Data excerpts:
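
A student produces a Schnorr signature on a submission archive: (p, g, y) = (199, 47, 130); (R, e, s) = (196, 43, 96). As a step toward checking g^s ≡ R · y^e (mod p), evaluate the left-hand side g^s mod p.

123

Squares mod 199: 47^1≡47, 47^2≡20, 47^4≡2, 47^8≡4, 47^16≡16, 47^32≡57, 47^64≡65
96 = 64 + 32, so 47^96 ≡ 65·57 ≡ 123 (mod 199)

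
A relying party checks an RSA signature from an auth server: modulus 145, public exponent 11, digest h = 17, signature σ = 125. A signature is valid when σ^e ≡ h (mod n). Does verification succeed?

Squares mod 145: σ^1≡125, σ^2≡110, σ^4≡65, σ^8≡20
11 = 8 + 2 + 1, so σ^11 ≡ 20·110·125 ≡ 80 (mod 145)
σ^11 mod 145 = 80, but h = 17.

fails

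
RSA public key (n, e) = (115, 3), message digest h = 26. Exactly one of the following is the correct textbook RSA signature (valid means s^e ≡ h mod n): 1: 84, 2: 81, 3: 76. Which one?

Candidate 1: Squares mod 115: 84^1≡84, 84^2≡41; 3 = 2 + 1, so 84^3 ≡ 41·84 ≡ 109 (mod 115)
Candidate 2: Squares mod 115: 81^1≡81, 81^2≡6; 3 = 2 + 1, so 81^3 ≡ 6·81 ≡ 26 (mod 115)
  → matches h = 26
Candidate 3: Squares mod 115: 76^1≡76, 76^2≡26; 3 = 2 + 1, so 76^3 ≡ 26·76 ≡ 21 (mod 115)

2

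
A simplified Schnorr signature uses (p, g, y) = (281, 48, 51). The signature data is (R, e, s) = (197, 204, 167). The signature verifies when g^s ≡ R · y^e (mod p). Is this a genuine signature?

genuine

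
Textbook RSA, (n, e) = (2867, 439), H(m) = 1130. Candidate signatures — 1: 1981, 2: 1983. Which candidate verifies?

1

Candidate 1: Squares mod 2867: 1981^1≡1981, 1981^2≡2305, 1981^4≡474, 1981^8≡1050, 1981^16≡1572, 1981^32≡2697, 1981^64≡230, 1981^128≡1294, 1981^256≡108; 439 = 256 + 128 + 32 + 16 + 4 + 2 + 1, so 1981^439 ≡ 108·1294·2697·1572·474·2305·1981 ≡ 1130 (mod 2867)
  → matches H(m) = 1130
Candidate 2: Squares mod 2867: 1983^1≡1983, 1983^2≡1632, 1983^4≡2848, 1983^8≡361, 1983^16≡1306, 1983^32≡2638, 1983^64≡835, 1983^128≡544, 1983^256≡635; 439 = 256 + 128 + 32 + 16 + 4 + 2 + 1, so 1983^439 ≡ 635·544·2638·1306·2848·1632·1983 ≡ 880 (mod 2867)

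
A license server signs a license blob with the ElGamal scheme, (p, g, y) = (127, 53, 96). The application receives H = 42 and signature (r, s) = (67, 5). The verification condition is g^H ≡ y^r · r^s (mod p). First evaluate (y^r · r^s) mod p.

96^67 mod 127 = 23
67^5 mod 127 = 45
y^r · r^s ≡ 23·45 = 1035 ≡ 19 (mod 127)

19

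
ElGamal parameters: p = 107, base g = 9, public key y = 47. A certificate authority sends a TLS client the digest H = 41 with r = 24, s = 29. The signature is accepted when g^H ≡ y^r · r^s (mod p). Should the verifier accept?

reject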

**TASK DESCRIPTION:**
Retype all of the records above, word for word.

**REPLY TO THE TASK:**
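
A student produces a Schnorr signature on a submission archive: (p, g, y) = (199, 47, 130); (R, e, s) = (196, 43, 96). As a step toward checking g^s ≡ R · y^e (mod p), evaluate the left-hand side g^s mod p.

123

Squares mod 199: 47^1≡47, 47^2≡20, 47^4≡2, 47^8≡4, 47^16≡16, 47^32≡57, 47^64≡65
96 = 64 + 32, so 47^96 ≡ 65·57 ≡ 123 (mod 199)

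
A relying party checks an RSA signature from an auth server: modulus 145, public exponent 11, digest h = 17, signature σ = 125. A signature is valid when σ^e ≡ h (mod n). Does verification succeed?

Squares mod 145: σ^1≡125, σ^2≡110, σ^4≡65, σ^8≡20
11 = 8 + 2 + 1, so σ^11 ≡ 20·110·125 ≡ 80 (mod 145)
σ^11 mod 145 = 80, but h = 17.

fails

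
RSA public key (n, e) = (115, 3), message digest h = 26. Exactly one of the following is the correct textbook RSA signature (valid means s^e ≡ h mod n): 1: 84, 2: 81, 3: 76. Which one?

Candidate 1: Squares mod 115: 84^1≡84, 84^2≡41; 3 = 2 + 1, so 84^3 ≡ 41·84 ≡ 109 (mod 115)
Candidate 2: Squares mod 115: 81^1≡81, 81^2≡6; 3 = 2 + 1, so 81^3 ≡ 6·81 ≡ 26 (mod 115)
  → matches h = 26
Candidate 3: Squares mod 115: 76^1≡76, 76^2≡26; 3 = 2 + 1, so 76^3 ≡ 26·76 ≡ 21 (mod 115)

2

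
A simplified Schnorr signature uses (p, g, y) = (281, 48, 51). The signature data is (R, e, s) = (197, 204, 167). The signature verifies when g^s ≡ R · y^e (mod p). Is this a genuine signature?

genuine

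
Textbook RSA, (n, e) = (2867, 439), H(m) = 1130. Candidate signatures — 1: 1981, 2: 1983. Which candidate verifies?

1

Candidate 1: Squares mod 2867: 1981^1≡1981, 1981^2≡2305, 1981^4≡474, 1981^8≡1050, 1981^16≡1572, 1981^32≡2697, 1981^64≡230, 1981^128≡1294, 1981^256≡108; 439 = 256 + 128 + 32 + 16 + 4 + 2 + 1, so 1981^439 ≡ 108·1294·2697·1572·474·2305·1981 ≡ 1130 (mod 2867)
  → matches H(m) = 1130
Candidate 2: Squares mod 2867: 1983^1≡1983, 1983^2≡1632, 1983^4≡2848, 1983^8≡361, 1983^16≡1306, 1983^32≡2638, 1983^64≡835, 1983^128≡544, 1983^256≡635; 439 = 256 + 128 + 32 + 16 + 4 + 2 + 1, so 1983^439 ≡ 635·544·2638·1306·2848·1632·1983 ≡ 880 (mod 2867)

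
A license server signs a license blob with the ElGamal scheme, (p, g, y) = (127, 53, 96). The application receives H = 42 and signature (r, s) = (67, 5). The verification condition is g^H ≡ y^r · r^s (mod p). First evaluate (y^r · r^s) mod p.

96^67 mod 127 = 23
67^5 mod 127 = 45
y^r · r^s ≡ 23·45 = 1035 ≡ 19 (mod 127)

19

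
ElGamal parameters: p = 107, base g = 9, public key y = 47. A certificate authority sends a TLS client the digest H = 41 with r = 24, s = 29. The signature is accepted when g^H ≡ y^r · r^s (mod p). Should the verifier accept?

reject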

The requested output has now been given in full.